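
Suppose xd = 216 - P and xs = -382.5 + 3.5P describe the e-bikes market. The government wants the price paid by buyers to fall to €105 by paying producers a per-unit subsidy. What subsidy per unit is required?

Required subsidy s = €36 per unit

At a buyer price of 105, quantity demanded is 216 − 1·105 = 111.
Sellers supply 111 only when they receive Ps with -382.5 + 3.5·Ps = 111, i.e. Ps = 141.
s = Ps − Pb = 141 − 105 = 36.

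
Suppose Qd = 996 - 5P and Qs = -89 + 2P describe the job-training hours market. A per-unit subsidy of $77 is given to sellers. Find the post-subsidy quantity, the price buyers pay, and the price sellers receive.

Q' = 331; buyers pay $133; sellers receive $210

Pre-subsidy: 996 - 5P = -89 + 2P gives P* = 155, Q* = 221.
With the subsidy, sellers receive Ps = Pb + 77 for each unit, where Pb is the price buyers pay.
Supply in terms of Pb becomes Qs = -89 + 2(Pb + 77) = 65 + 2Pb. Setting this equal to demand: 996 - 5Pb = 65 + 2Pb, so Pb = 133.
Sellers receive Ps = 133 + 77 = 210; Q' = 996 − 5·133 = 331.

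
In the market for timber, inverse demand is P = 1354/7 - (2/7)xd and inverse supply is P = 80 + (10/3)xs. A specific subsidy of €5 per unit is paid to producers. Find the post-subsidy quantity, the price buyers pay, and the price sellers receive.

Pre-subsidy: 1354/7 - (2/7)x = 80 + (10/3)x gives x* = 1191/38 and P* = 3505/19.
With the subsidy, sellers receive Ps = Pb + 5 for each unit, where Pb is the price buyers pay.
On the curves, Pb = 1354/7 - (2/7)x and Ps = 80 + (10/3)x; the wedge Ps − Pb = 5 gives 80 + (10/3)x − (1354/7 - (2/7)x) = 5, so x' = 2487/76.
Then Pb = 1354/7 − (2/7)·(2487/76) = 6995/38 and Ps = 80 + (10/3)·(2487/76) = 7185/38.

x' = 2487/76; buyers pay 6995/38; sellers receive 7185/38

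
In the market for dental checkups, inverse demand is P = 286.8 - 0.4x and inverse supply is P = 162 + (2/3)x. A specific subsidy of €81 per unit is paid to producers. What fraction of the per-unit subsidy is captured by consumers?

Consumer share = 0.375

Pre-subsidy: 286.8 - 0.4x = 162 + (2/3)x gives x* = 117 and P* = 240.
With the subsidy, sellers receive Ps = Pb + 81 for each unit, where Pb is the price buyers pay.
On the curves, Pb = 286.8 - 0.4x and Ps = 162 + (2/3)x; the wedge Ps − Pb = 81 gives 162 + (2/3)x − (286.8 - 0.4x) = 81, so x' = 192.9375.
Then Pb = 286.8 − 0.4·192.9375 = 209.625 and Ps = 162 + (2/3)·192.9375 = 290.625.
Buyers' price falls by P* − Pb = 240 − 209.625 = 30.375; sellers' price rises by Ps − P* = 290.625 − 240 = 50.625.
So consumers capture 30.375/81 = 0.375 of each unit of subsidy.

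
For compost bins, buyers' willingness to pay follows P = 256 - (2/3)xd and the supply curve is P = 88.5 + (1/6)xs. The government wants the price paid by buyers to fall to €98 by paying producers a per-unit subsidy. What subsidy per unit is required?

Required subsidy s = €30 per unit

At a buyer price of 98, quantity demanded is 384 − 1.5·98 = 237.
Sellers supply 237 only when they receive Ps = 88.5 + (1/6)·237 = 128.
s = Ps − Pb = 128 − 98 = 30.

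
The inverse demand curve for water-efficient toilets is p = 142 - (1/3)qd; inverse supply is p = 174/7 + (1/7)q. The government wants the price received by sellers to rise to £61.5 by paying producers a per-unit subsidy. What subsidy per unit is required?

At a seller price of 61.5, quantity supplied is -174 + 7·61.5 = 256.5.
Buyers absorb 256.5 only when they pay pb = 142 − (1/3)·256.5 = 56.5.
s = ps − pb = 61.5 − 56.5 = 5.

Required subsidy s = £5 per unit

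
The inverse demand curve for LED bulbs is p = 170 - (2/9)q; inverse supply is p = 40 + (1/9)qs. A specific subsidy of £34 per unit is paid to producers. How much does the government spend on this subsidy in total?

Government cost = £16728

Pre-subsidy: 170 - (2/9)q = 40 + (1/9)q gives q* = 390 and p* = 250/3.
With the subsidy, sellers receive ps = pb + 34 for each unit, where pb is the price buyers pay.
On the curves, pb = 170 - (2/9)q and ps = 40 + (1/9)q; the wedge ps − pb = 34 gives 40 + (1/9)q − (170 - (2/9)q) = 34, so q' = 492.
Then pb = 170 − (2/9)·492 = 182/3 and ps = 40 + (1/9)·492 = 284/3.
Government outlay = subsidy × quantity = 34 × 492 = 16728.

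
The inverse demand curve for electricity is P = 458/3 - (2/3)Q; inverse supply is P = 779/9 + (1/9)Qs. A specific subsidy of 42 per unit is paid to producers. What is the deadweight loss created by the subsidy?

Pre-subsidy: 458/3 - (2/3)Q = 779/9 + (1/9)Q gives Q* = 85 and P* = 96.
With the subsidy, sellers receive Ps = Pb + 42 for each unit, where Pb is the price buyers pay.
On the curves, Pb = 458/3 - (2/3)Q and Ps = 779/9 + (1/9)Q; the wedge Ps − Pb = 42 gives 779/9 + (1/9)Q − (458/3 - (2/3)Q) = 42, so Q' = 139.
Then Pb = 458/3 − (2/3)·139 = 60 and Ps = 779/9 + (1/9)·139 = 102.
The subsidy expands output by 139 − 85 = 54 past the efficient level; on those units the gap between marginal cost and willingness to pay runs from 0 up to 42.
DWL = ½ × 42 × 54 = 1134.

Deadweight loss = 1134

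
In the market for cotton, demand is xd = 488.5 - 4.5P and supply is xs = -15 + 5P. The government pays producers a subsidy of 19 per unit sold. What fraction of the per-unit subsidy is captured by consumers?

Pre-subsidy: 488.5 - 4.5P = -15 + 5P gives P* = 53, x* = 250.
With the subsidy, sellers receive Ps = Pb + 19 for each unit, where Pb is the price buyers pay.
Supply in terms of Pb becomes xs = -15 + 5(Pb + 19) = 80 + 5Pb. Setting this equal to demand: 488.5 - 4.5Pb = 80 + 5Pb, so Pb = 43.
Sellers receive Ps = 43 + 19 = 62; x' = 488.5 − 4.5·43 = 295.
Buyers' price falls by P* − Pb = 53 − 43 = 10; sellers' price rises by Ps − P* = 62 − 53 = 9.
So consumers capture 10/19 = 10/19 of each unit of subsidy.

Consumer share = 10/19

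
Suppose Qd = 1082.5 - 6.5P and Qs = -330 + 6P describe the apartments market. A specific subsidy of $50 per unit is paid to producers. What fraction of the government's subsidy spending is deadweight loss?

Pre-subsidy: 1082.5 - 6.5P = -330 + 6P gives P* = 113, Q* = 348.
With the subsidy, sellers receive Ps = Pb + 50 for each unit, where Pb is the price buyers pay.
Supply in terms of Pb becomes Qs = -330 + 6(Pb + 50) = -30 + 6Pb. Setting this equal to demand: 1082.5 - 6.5Pb = -30 + 6Pb, so Pb = 89.
Sellers receive Ps = 89 + 50 = 139; Q' = 1082.5 − 6.5·89 = 504.
ΔCS = ½(348 + 504)(113 − 89) = 10224; ΔPS = ½(348 + 504)(139 − 113) = 11076.
Government spending = 50 × 504 = 25200.
DWL = ½ × 50 × (504 − 348) = 3900; fraction = 3900 / 25200 = 13/84.

DWL / government spending = 13/84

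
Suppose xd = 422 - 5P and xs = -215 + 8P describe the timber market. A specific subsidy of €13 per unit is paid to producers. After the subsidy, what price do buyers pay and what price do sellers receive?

Buyers pay €41; sellers receive €54

Pre-subsidy: 422 - 5P = -215 + 8P gives P* = 49, x* = 177.
With the subsidy, sellers receive Ps = Pb + 13 for each unit, where Pb is the price buyers pay.
Supply in terms of Pb becomes xs = -215 + 8(Pb + 13) = -111 + 8Pb. Setting this equal to demand: 422 - 5Pb = -111 + 8Pb, so Pb = 41.
Sellers receive Ps = 41 + 13 = 54; x' = 422 − 5·41 = 217.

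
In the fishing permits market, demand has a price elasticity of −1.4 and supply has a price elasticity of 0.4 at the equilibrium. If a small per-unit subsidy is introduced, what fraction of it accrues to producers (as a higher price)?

Producer share = 7/9

For a small subsidy around the equilibrium, the benefit split depends on the relative slopes, which at a point are proportional to the elasticities.
Buyer share = εs/(εs + |εd|) = 0.4/(0.4 + 1.4) = 2/9; seller share = |εd|/(εs + |εd|) = 7/9.
So producers capture 7/9 of the subsidy.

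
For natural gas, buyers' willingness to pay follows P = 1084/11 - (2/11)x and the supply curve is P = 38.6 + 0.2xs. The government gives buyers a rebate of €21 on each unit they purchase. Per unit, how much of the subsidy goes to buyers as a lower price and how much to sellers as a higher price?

Buyers gain €10 per unit; sellers gain €11 per unit

Pre-subsidy: 1084/11 - (2/11)x = 38.6 + 0.2x gives x* = 157 and P* = 70.
With the rebate, buyers effectively pay Pb = Ps − 21, where Ps is the price sellers receive.
On the curves, Pb = 1084/11 - (2/11)x and Ps = 38.6 + 0.2x; the wedge Ps − Pb = 21 gives 38.6 + 0.2x − (1084/11 - (2/11)x) = 21, so x' = 212.
Then Pb = 1084/11 − (2/11)·212 = 60 and Ps = 38.6 + 0.2·212 = 81.
Buyers' price falls by P* − Pb = 70 − 60 = 10; sellers' price rises by Ps − P* = 81 − 70 = 11.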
····················
**Your goal:** Everything from the line with "For natural gas, buyers'" through the end of the listing, both ends included, needs to be transcribed exactly, with no other lines.

**Task solution:**
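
For natural gas, buyers' willingness to pay follows P = 1084/11 - (2/11)x and the supply curve is P = 38.6 + 0.2xs. The government gives buyers a rebate of €21 on each unit they purchase. Per unit, how much of the subsidy goes to buyers as a lower price and how much to sellers as a higher price?

Buyers gain €10 per unit; sellers gain €11 per unit

Pre-subsidy: 1084/11 - (2/11)x = 38.6 + 0.2x gives x* = 157 and P* = 70.
With the rebate, buyers effectively pay Pb = Ps − 21, where Ps is the price sellers receive.
On the curves, Pb = 1084/11 - (2/11)x and Ps = 38.6 + 0.2x; the wedge Ps − Pb = 21 gives 38.6 + 0.2x − (1084/11 - (2/11)x) = 21, so x' = 212.
Then Pb = 1084/11 − (2/11)·212 = 60 and Ps = 38.6 + 0.2·212 = 81.
Buyers' price falls by P* − Pb = 70 − 60 = 10; sellers' price rises by Ps − P* = 81 − 70 = 11.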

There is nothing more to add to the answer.